[Given information Boundary: Start]

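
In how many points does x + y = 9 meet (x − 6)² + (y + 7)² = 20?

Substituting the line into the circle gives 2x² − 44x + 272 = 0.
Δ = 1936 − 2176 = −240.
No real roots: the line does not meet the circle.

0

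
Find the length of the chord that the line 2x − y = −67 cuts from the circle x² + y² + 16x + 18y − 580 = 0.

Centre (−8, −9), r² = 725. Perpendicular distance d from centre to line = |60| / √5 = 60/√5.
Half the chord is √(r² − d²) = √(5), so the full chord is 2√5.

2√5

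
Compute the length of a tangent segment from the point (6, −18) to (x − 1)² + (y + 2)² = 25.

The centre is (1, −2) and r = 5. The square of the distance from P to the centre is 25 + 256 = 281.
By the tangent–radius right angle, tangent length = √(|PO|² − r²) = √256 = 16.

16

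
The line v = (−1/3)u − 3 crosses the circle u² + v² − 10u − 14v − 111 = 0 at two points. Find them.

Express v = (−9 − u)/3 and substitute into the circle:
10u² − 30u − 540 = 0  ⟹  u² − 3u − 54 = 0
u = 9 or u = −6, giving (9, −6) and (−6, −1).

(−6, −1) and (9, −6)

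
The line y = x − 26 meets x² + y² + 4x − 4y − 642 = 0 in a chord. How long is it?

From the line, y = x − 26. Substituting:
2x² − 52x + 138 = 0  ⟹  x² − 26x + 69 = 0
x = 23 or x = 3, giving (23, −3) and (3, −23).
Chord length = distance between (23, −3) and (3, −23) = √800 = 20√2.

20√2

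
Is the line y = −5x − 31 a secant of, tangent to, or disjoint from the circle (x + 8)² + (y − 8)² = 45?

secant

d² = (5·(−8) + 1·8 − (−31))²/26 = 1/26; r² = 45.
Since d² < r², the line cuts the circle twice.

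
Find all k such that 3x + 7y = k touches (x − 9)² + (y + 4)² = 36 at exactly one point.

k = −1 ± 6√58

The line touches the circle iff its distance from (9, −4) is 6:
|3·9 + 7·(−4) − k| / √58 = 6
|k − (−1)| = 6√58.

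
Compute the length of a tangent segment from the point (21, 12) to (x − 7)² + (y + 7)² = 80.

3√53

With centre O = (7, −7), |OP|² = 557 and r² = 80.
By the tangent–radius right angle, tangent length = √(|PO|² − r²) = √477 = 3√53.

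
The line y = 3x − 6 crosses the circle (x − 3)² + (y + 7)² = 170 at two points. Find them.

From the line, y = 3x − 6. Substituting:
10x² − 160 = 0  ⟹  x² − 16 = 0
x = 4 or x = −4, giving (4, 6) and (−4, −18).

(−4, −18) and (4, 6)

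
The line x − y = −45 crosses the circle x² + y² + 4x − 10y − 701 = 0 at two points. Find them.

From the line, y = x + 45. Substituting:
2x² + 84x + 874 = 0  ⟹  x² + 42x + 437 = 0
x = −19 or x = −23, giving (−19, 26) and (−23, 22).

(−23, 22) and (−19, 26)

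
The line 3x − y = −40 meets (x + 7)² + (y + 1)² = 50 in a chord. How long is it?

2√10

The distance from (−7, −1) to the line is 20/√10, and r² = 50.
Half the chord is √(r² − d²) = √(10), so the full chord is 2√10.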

[Given information Boundary: End]

Exercise => A full, exact repeat of the entries above is required.

Written answer =>
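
In how many points does x + y = 9 meet (x − 6)² + (y + 7)² = 20?

Substituting the line into the circle gives 2x² − 44x + 272 = 0.
Δ = 1936 − 2176 = −240.
No real roots: the line does not meet the circle.

0

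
Find the length of the chord that the line 2x − y = −67 cuts from the circle x² + y² + 16x + 18y − 580 = 0.

Centre (−8, −9), r² = 725. Perpendicular distance d from centre to line = |60| / √5 = 60/√5.
Half the chord is √(r² − d²) = √(5), so the full chord is 2√5.

2√5

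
Compute the length of a tangent segment from the point (6, −18) to (x − 1)² + (y + 2)² = 25.

The centre is (1, −2) and r = 5. The square of the distance from P to the centre is 25 + 256 = 281.
By the tangent–radius right angle, tangent length = √(|PO|² − r²) = √256 = 16.

16

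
The line v = (−1/3)u − 3 crosses the circle u² + v² − 10u − 14v − 111 = 0 at two points. Find them.

Express v = (−9 − u)/3 and substitute into the circle:
10u² − 30u − 540 = 0  ⟹  u² − 3u − 54 = 0
u = 9 or u = −6, giving (9, −6) and (−6, −1).

(−6, −1) and (9, −6)

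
The line y = x − 26 meets x² + y² + 4x − 4y − 642 = 0 in a chord. How long is it?

From the line, y = x − 26. Substituting:
2x² − 52x + 138 = 0  ⟹  x² − 26x + 69 = 0
x = 23 or x = 3, giving (23, −3) and (3, −23).
Chord length = distance between (23, −3) and (3, −23) = √800 = 20√2.

20√2

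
Is the line y = −5x − 31 a secant of, tangent to, or disjoint from the circle (x + 8)² + (y − 8)² = 45?

secant

d² = (5·(−8) + 1·8 − (−31))²/26 = 1/26; r² = 45.
Since d² < r², the line cuts the circle twice.

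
Find all k such that 3x + 7y = k touches (x − 9)² + (y + 4)² = 36 at exactly one point.

k = −1 ± 6√58

The line touches the circle iff its distance from (9, −4) is 6:
|3·9 + 7·(−4) − k| / √58 = 6
|k − (−1)| = 6√58.

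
Compute the length of a tangent segment from the point (21, 12) to (x − 7)² + (y + 7)² = 80.

3√53

With centre O = (7, −7), |OP|² = 557 and r² = 80.
By the tangent–radius right angle, tangent length = √(|PO|² − r²) = √477 = 3√53.

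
The line y = 3x − 6 crosses the circle (x − 3)² + (y + 7)² = 170 at two points. Find them.

From the line, y = 3x − 6. Substituting:
10x² − 160 = 0  ⟹  x² − 16 = 0
x = 4 or x = −4, giving (4, 6) and (−4, −18).

(−4, −18) and (4, 6)

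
The line x − y = −45 crosses the circle x² + y² + 4x − 10y − 701 = 0 at two points. Find them.

From the line, y = x + 45. Substituting:
2x² + 84x + 874 = 0  ⟹  x² + 42x + 437 = 0
x = −19 or x = −23, giving (−19, 26) and (−23, 22).

(−23, 22) and (−19, 26)

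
The line 3x − y = −40 meets (x + 7)² + (y + 1)² = 50 in a chord. How long is it?

2√10

The distance from (−7, −1) to the line is 20/√10, and r² = 50.
Half the chord is √(r² − d²) = √(10), so the full chord is 2√10.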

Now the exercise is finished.